Data section –

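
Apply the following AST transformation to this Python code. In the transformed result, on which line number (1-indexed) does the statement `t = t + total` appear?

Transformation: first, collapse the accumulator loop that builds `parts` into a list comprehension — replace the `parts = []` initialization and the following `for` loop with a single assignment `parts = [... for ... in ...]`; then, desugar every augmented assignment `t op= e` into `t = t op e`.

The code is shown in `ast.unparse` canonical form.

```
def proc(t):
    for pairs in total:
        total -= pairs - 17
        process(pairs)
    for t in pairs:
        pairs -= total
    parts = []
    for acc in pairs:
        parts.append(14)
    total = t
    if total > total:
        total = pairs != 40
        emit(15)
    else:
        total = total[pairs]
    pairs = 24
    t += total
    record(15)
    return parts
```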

Task objective – Every line where "code" appears must be returned from the listing above.

Exercise solution –
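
Apply the following AST transformation to this Python code. In the transformed result, on which line number (1-indexed) does the statement `t = t + total` appear?
The code is shown in `ast.unparse` canonical form.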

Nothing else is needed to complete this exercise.